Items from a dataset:
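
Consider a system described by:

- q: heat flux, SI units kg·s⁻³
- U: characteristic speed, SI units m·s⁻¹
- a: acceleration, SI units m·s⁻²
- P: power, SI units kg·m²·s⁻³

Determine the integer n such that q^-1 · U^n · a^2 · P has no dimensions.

-4

Balance the L exponent: (1)·n from U, plus −(0) + 2·(1) + (2) = 4 from the rest, must sum to zero.
n + 4 = 0, so n = -4.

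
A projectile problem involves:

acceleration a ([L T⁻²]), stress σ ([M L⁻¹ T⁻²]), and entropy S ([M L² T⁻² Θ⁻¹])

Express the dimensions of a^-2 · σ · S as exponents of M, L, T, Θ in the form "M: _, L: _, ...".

Collect each base-dimension exponent across the product:
  M: −2·(0) + (1) + (1) = 2
  L: −2·(1) + (-1) + (2) = -1
  T: −2·(-2) + (-2) + (-2) = 0
  Θ: −2·(0) + (0) + (-1) = -1
So the dimensions are [M² L⁻¹ Θ⁻¹].

M: 2, L: -1, T: 0, Θ: -1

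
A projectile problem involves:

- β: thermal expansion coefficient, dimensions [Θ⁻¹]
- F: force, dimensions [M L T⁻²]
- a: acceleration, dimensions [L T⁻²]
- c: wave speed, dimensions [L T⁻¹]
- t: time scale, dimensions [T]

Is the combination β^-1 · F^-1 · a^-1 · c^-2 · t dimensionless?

no

Sum the exponent of each base dimension across the product:
  M: −[β]_M − [F]_M − [a]_M − 2·[c]_M + [t]_M = −(0) − (1) − (0) − 2·(0) + (0) = -1
  L: −[β]_L − [F]_L − [a]_L − 2·[c]_L + [t]_L = −(0) − (1) − (1) − 2·(1) + (0) = -4
  T: −[β]_T − [F]_T − [a]_T − 2·[c]_T + [t]_T = −(0) − (-2) − (-2) − 2·(-1) + (1) = 7
  Θ: −[β]_Θ − [F]_Θ − [a]_Θ − 2·[c]_Θ + [t]_Θ = −(-1) − (0) − (0) − 2·(0) + (0) = 1
Net dimensions [M⁻¹ L⁻⁴ T⁷ Θ] ≠ [1] — not dimensionless.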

- PROBLEM STATEMENT: Among the lines above, find those with the string "acceleration" and copy them.

- OUTPUT FOR THIS EXERCISE:
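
- a: acceleration, SI units m·s⁻²
acceleration a ([L T⁻²]), stress σ ([M L⁻¹ T⁻²]), and entropy S ([M L² T⁻² Θ⁻¹])
- a: acceleration, dimensions [L T⁻²]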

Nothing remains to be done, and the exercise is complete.